## Action item
Retype, word for word, each line between the lines holding "- QA: return per $ 25, maximum 12" and "650 doses are", inclusive, and leave the rest of the data alone.

(Stored data)
=== Section Start ===

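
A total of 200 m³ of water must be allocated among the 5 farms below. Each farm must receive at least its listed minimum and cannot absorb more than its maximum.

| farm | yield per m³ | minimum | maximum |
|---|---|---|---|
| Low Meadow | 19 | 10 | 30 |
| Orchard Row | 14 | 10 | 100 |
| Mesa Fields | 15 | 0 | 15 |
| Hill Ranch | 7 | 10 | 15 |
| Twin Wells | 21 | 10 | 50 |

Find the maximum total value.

Meeting every minimum uses 10+10+0+10+10 = 40 m³, leaving 160.
Order the farms by yield per m³: Twin Wells 21 > Low Meadow 19 > Mesa Fields 15 > Orchard Row 14 > Hill Ranch 7.
Twin Wells: +40 to 50 (cap) ; 120 left.
Give Low Meadow 20 more to hit its cap of 30 ; 100 left.
Mesa Fields takes 15 more to reach its cap of 15 ; 85 left.
Orchard Row: +85 (room for 90) → 95. Pool exhausted.
Total = 19×30 + 14×95 + 15×15 + 7×10 + 21×50 = 3245.

3245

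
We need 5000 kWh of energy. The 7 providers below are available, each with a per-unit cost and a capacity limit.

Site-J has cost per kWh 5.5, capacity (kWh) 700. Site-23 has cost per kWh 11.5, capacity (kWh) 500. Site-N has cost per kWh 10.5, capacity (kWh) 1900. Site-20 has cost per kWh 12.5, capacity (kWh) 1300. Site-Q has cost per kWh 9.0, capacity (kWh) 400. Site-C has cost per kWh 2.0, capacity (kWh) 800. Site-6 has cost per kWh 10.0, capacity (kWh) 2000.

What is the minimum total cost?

40600

Fill from the cheapest provider first.
Site-C (2.0): use full 800 — 4200 kWh to go.
Site-J at 5.5: take all 700 kWh — 3500 still needed.
Site-Q at 9.0: take all 400 kWh — 3100 still needed.
Site-6 (10.0): use full 2000 — 1100 kWh to go.
Take 1100 from Site-N at 10.5 to finish.
Site-23, Site-20: unused.
Cost = 800×2.0 + 700×5.5 + 400×9.0 + 2000×10.0 + 1100×10.5 = 40600.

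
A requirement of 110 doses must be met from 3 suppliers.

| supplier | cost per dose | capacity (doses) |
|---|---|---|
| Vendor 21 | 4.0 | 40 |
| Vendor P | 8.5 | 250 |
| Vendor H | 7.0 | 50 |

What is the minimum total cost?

Cheapest first:
Take 40 from Vendor 21 at 4.0 → need 70 more.
Take 50 from Vendor H at 7.0 → need 20 more.
Vendor P at 8.5: take 20 of its 250 → requirement met.
Cost = 40×4.0 + 50×7.0 + 20×8.5 = 680.

680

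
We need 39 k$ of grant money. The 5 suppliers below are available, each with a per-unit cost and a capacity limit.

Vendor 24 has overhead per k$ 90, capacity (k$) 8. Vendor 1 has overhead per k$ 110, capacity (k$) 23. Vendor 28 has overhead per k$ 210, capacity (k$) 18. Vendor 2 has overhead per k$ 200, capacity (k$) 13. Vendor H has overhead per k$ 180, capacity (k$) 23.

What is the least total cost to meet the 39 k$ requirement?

Cheapest first:
Vendor 24 (90): use full 8 → 31 k$ to go.
Take 23 from Vendor 1 at 110 → need 8 more.
Vendor H (180): take the remaining 8 → done.
Vendor 2, Vendor 28: unused.
Cost = 8×90 + 23×110 + 8×180 = 4690.

4690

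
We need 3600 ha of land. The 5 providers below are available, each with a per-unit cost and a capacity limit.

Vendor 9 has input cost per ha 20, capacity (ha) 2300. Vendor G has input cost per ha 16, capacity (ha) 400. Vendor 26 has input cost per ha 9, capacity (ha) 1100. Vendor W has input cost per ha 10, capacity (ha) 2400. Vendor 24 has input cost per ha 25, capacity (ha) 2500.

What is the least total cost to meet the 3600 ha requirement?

35500

Use providers in increasing cost order.
Vendor 26 at 9: take all 1100 ha — 2500 still needed.
Take 2400 from Vendor W at 10 — need 100 more.
Vendor G at 16: take 100 of its 400 — requirement met.
Vendor 9, Vendor 24: unused.
Cost = 1100×9 + 2400×10 + 100×16 = 35500.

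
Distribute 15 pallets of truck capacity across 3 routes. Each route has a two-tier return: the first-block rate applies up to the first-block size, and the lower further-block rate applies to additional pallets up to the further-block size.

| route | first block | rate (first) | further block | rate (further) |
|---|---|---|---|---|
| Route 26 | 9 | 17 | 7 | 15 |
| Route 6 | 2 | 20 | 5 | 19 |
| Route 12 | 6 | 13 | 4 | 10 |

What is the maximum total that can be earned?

Order all 6 blocks by rate: Route 6/T1 20 > Route 6/T2 19 > Route 26/T1 17 > Route 26/T2 15 > Route 12/T1 13 > Route 12/T2 10.
Fill Route 6 T1 block (2 at 20) ; 13 left.
Route 6/T2 (19): +5 ; 8 left.
8 remain; put them into Route 26 T1 at 17.
Total = 20×2 + 19×5 + 17×8 = 271.

271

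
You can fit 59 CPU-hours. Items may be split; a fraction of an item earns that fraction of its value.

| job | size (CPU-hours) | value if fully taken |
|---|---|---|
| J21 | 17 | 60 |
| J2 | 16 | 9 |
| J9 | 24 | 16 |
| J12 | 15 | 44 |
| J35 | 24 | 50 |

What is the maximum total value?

156

Best value per unit of size first: J21 60/17≈3.53, J12 44/15≈2.93, J35 50/24≈2.08, J9 16/24≈0.667, J2 9/16≈0.562.
J21: take in full, 17 CPU-hours for value 60 ; 42 left.
J12: take in full, 15 CPU-hours for value 44 ; 27 left.
Take all of J35 (24 CPU-hours, value 50) ; 3 CPU-hours left.
3 CPU-hours left: a 3/24 share of J9 gives 16×3/24 = 2.
Total value = 156.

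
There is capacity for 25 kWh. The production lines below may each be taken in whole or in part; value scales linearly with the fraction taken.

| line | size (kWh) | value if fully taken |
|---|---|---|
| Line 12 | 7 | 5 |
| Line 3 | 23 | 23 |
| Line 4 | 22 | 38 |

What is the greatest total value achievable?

41

Best value per unit of size first: Line 4 38/22≈1.73, Line 3 23/23≈1, Line 12 5/7≈0.714.
All 22 kWh of Line 4 fit (value 38) → 3 remain.
Fill the last 3 kWh with part of Line 3: 3/23 of it earns 3.
Total value = 41.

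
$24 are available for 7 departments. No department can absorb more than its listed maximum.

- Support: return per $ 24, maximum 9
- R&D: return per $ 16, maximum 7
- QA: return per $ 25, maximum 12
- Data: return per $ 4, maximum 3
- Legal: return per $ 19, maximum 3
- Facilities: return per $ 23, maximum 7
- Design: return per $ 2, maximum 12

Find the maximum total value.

585

Order the departments by return per $: QA 25 > Support 24 > Facilities 23 > Legal 19 > R&D 16 > Data 4 > Design 2.
QA takes 12 to reach its cap of 12 → 12 left.
Give Support 9 to hit its cap of 9 → 3 left.
Facilities: +3 (room for 7) → 3. Pool exhausted.
Total = 24×9 + 25×12 + 23×3 = 585.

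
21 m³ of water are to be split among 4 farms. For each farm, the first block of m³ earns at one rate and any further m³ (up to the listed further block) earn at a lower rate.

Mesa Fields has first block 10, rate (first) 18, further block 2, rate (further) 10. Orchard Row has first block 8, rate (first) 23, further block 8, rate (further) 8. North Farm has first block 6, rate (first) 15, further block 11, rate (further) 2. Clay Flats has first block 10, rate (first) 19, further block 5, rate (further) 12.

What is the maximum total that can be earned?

428

Treat each block as its own option and order by rate: Orchard Row/tier1 23 > Clay Flats/tier1 19 > Mesa Fields/tier1 18 > North Farm/tier1 15 > Clay Flats/tier2 12 > Mesa Fields/tier2 10 > Orchard Row/tier2 8 > North Farm/tier2 2.
Orchard Row tier1 at 23: fill all 8 — 13 left.
Fill Clay Flats tier1 block (10 at 19) — 3 left.
Mesa Fields tier1 at 18: only 3 left, fill 3.
Total = 23×8 + 19×10 + 18×3 = 428.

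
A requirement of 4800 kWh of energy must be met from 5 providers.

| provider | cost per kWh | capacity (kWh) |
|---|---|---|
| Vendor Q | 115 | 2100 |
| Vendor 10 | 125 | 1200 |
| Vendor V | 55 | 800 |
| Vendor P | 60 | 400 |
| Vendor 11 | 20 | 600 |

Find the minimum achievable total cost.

Cheapest first:
Vendor 11 at 20: take all 600 kWh — 4200 still needed.
Take 800 from Vendor V at 55 — need 3400 more.
Vendor P at 60: take all 400 kWh — 3000 still needed.
Take 2100 from Vendor Q at 115 — need 900 more.
Take 900 from Vendor 10 at 125 to finish.
Cost = 600×20 + 800×55 + 400×60 + 2100×115 + 900×125 = 434000.

434000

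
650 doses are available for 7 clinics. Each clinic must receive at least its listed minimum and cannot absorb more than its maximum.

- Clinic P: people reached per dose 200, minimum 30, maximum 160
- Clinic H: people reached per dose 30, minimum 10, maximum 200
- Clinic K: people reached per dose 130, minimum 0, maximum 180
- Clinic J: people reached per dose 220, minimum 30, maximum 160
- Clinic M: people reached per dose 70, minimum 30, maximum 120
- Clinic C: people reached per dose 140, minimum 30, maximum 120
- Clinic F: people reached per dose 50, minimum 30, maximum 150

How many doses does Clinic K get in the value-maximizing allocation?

Meeting every minimum uses 30+10+0+30+30+30+30 = 160 doses, leaving 490.
Highest people reached per dose first: Clinic J 220 > Clinic P 200 > Clinic C 140 > Clinic K 130 > Clinic M 70 > Clinic F 50 > Clinic H 30.
Clinic J: +130 to 160 (cap) ; 360 left.
Give Clinic P 130 more to hit its cap of 160 ; 230 left.
Clinic C takes 90 more to reach its cap of 120 ; 140 left.
Clinic K has room for 180 more but only 140 remain, so it gets 140.

140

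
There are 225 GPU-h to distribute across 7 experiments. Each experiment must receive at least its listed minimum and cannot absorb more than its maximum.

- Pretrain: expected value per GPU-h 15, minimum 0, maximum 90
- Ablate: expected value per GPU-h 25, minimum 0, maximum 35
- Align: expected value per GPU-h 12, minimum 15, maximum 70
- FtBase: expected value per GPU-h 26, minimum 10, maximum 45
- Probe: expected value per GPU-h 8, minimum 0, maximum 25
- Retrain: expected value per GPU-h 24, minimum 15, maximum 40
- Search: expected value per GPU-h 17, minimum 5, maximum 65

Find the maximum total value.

4665

Meeting every minimum uses 0+0+15+10+0+15+5 = 45 GPU-h, leaving 180.
Rank by expected value per GPU-h: FtBase 26 > Ablate 25 > Retrain 24 > Search 17 > Pretrain 15 > Align 12 > Probe 8.
FtBase takes 35 more to reach its cap of 45 ; 145 left.
Give Ablate 35 more to hit its cap of 35 ; 110 left.
Retrain: +25 to 40 (cap) ; 85 left.
Give Search 60 more to hit its cap of 65 ; 25 left.
Pretrain: +25 (room for 90) → 25. Pool exhausted.
Total = 15×25 + 25×35 + 12×15 + 26×45 + 24×40 + 17×65 = 4665.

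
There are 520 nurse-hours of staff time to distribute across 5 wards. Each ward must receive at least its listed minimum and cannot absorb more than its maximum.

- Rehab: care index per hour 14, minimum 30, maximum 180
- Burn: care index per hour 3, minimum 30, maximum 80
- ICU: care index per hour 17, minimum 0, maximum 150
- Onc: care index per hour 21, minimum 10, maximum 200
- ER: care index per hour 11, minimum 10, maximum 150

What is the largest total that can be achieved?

8770

Meeting every minimum uses 30+30+0+10+10 = 80 nurse-hours, leaving 440.
Rank by care index per hour: Onc 21 > ICU 17 > Rehab 14 > ER 11 > Burn 3.
Onc takes 190 more to reach its cap of 200 → 250 left.
ICU: +150 to 150 (cap) → 100 left.
Rehab: +100 (room for 150) → 130. Pool exhausted.
Total = 14×130 + 3×30 + 17×150 + 21×200 + 11×10 = 8770.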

=== Section End ===

## Result below
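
- QA: return per $ 25, maximum 12
- Data: return per $ 4, maximum 3
- Legal: return per $ 19, maximum 3
- Facilities: return per $ 23, maximum 7
- Design: return per $ 2, maximum 12

Find the maximum total value.

585

Order the departments by return per $: QA 25 > Support 24 > Facilities 23 > Legal 19 > R&D 16 > Data 4 > Design 2.
QA takes 12 to reach its cap of 12 → 12 left.
Give Support 9 to hit its cap of 9 → 3 left.
Facilities: +3 (room for 7) → 3. Pool exhausted.
Total = 24×9 + 25×12 + 23×3 = 585.

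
21 m³ of water are to be split among 4 farms. For each farm, the first block of m³ earns at one rate and any further m³ (up to the listed further block) earn at a lower rate.

Mesa Fields has first block 10, rate (first) 18, further block 2, rate (further) 10. Orchard Row has first block 8, rate (first) 23, further block 8, rate (further) 8. North Farm has first block 6, rate (first) 15, further block 11, rate (further) 2. Clay Flats has first block 10, rate (first) 19, further block 5, rate (further) 12.

What is the maximum total that can be earned?

428

Treat each block as its own option and order by rate: Orchard Row/tier1 23 > Clay Flats/tier1 19 > Mesa Fields/tier1 18 > North Farm/tier1 15 > Clay Flats/tier2 12 > Mesa Fields/tier2 10 > Orchard Row/tier2 8 > North Farm/tier2 2.
Orchard Row tier1 at 23: fill all 8 — 13 left.
Fill Clay Flats tier1 block (10 at 19) — 3 left.
Mesa Fields tier1 at 18: only 3 left, fill 3.
Total = 23×8 + 19×10 + 18×3 = 428.

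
A requirement of 4800 kWh of energy must be met from 5 providers.

| provider | cost per kWh | capacity (kWh) |
|---|---|---|
| Vendor Q | 115 | 2100 |
| Vendor 10 | 125 | 1200 |
| Vendor V | 55 | 800 |
| Vendor P | 60 | 400 |
| Vendor 11 | 20 | 600 |

Find the minimum achievable total cost.

Cheapest first:
Vendor 11 at 20: take all 600 kWh — 4200 still needed.
Take 800 from Vendor V at 55 — need 3400 more.
Vendor P at 60: take all 400 kWh — 3000 still needed.
Take 2100 from Vendor Q at 115 — need 900 more.
Take 900 from Vendor 10 at 125 to finish.
Cost = 600×20 + 800×55 + 400×60 + 2100×115 + 900×125 = 434000.

434000

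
650 doses are available for 7 clinics. Each clinic must receive at least its listed minimum and cannot absorb more than its maximum.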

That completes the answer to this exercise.